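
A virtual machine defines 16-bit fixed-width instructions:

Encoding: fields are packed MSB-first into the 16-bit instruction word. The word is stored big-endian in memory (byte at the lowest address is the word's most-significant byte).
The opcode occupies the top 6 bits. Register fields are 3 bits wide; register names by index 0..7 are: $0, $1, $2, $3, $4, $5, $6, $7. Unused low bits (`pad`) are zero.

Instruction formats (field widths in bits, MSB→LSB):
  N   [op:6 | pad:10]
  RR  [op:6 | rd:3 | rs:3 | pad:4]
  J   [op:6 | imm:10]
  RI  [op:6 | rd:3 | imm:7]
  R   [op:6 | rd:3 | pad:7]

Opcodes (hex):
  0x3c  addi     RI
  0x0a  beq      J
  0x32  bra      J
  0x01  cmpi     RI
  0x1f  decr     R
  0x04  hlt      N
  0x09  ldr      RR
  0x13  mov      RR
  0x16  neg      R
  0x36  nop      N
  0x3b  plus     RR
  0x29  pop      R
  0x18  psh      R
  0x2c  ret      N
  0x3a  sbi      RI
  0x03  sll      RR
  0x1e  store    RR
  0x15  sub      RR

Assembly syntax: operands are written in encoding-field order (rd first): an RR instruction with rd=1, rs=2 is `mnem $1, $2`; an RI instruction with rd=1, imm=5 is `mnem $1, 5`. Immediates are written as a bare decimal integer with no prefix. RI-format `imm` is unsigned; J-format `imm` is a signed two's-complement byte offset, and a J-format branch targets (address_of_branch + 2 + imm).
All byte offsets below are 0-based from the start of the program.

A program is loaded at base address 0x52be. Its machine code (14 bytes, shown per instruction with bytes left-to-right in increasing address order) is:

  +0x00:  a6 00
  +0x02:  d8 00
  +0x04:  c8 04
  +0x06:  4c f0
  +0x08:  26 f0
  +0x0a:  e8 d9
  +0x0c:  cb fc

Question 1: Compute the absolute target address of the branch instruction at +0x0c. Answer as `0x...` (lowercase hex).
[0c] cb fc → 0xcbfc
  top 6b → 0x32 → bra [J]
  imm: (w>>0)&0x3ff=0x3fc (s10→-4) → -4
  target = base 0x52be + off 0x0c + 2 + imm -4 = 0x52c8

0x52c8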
• • • • •
▸ **TASK TO COMPLETE**: Could you reproduce all of the material above, exactly as it reads?

▸ **RESPONSE BOX**:
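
A virtual machine defines 16-bit fixed-width instructions:

Encoding: fields are packed MSB-first into the 16-bit instruction word. The word is stored big-endian in memory (byte at the lowest address is the word's most-significant byte).
The opcode occupies the top 6 bits. Register fields are 3 bits wide; register names by index 0..7 are: $0, $1, $2, $3, $4, $5, $6, $7. Unused low bits (`pad`) are zero.

Instruction formats (field widths in bits, MSB→LSB):
  N   [op:6 | pad:10]
  RR  [op:6 | rd:3 | rs:3 | pad:4]
  J   [op:6 | imm:10]
  RI  [op:6 | rd:3 | imm:7]
  R   [op:6 | rd:3 | pad:7]

Opcodes (hex):
  0x3c  addi     RI
  0x0a  beq      J
  0x32  bra      J
  0x01  cmpi     RI
  0x1f  decr     R
  0x04  hlt      N
  0x09  ldr      RR
  0x13  mov      RR
  0x16  neg      R
  0x36  nop      N
  0x3b  plus     RR
  0x29  pop      R
  0x18  psh      R
  0x2c  ret      N
  0x3a  sbi      RI
  0x03  sll      RR
  0x1e  store    RR
  0x15  sub      RR

Assembly syntax: operands are written in encoding-field order (rd first): an RR instruction with rd=1, rs=2 is `mnem $1, $2`; an RI instruction with rd=1, imm=5 is `mnem $1, 5`. Immediates are written as a bare decimal integer with no prefix. RI-format `imm` is unsigned; J-format `imm` is a signed two's-complement byte offset, and a J-format branch targets (address_of_branch + 2 + imm).
All byte offsets below are 0-based from the start of the program.

A program is loaded at base address 0x52be. Its machine code (14 bytes, shown per instruction with bytes left-to-right in increasing address order) is:

  +0x00:  a6 00
  +0x02:  d8 00
  +0x04:  c8 04
  +0x06:  4c f0
  +0x08:  26 f0
  +0x0a:  e8 d9
  +0x0c:  cb fc

Question 1: Compute the absolute target address of the branch instruction at +0x0c. Answer as `0x...` (lowercase hex).
[0c] cb fc → 0xcbfc
  top 6b → 0x32 → bra [J]
  imm: (w>>0)&0x3ff=0x3fc (s10→-4) → -4
  target = base 0x52be + off 0x0c + 2 + imm -4 = 0x52c8

0x52c8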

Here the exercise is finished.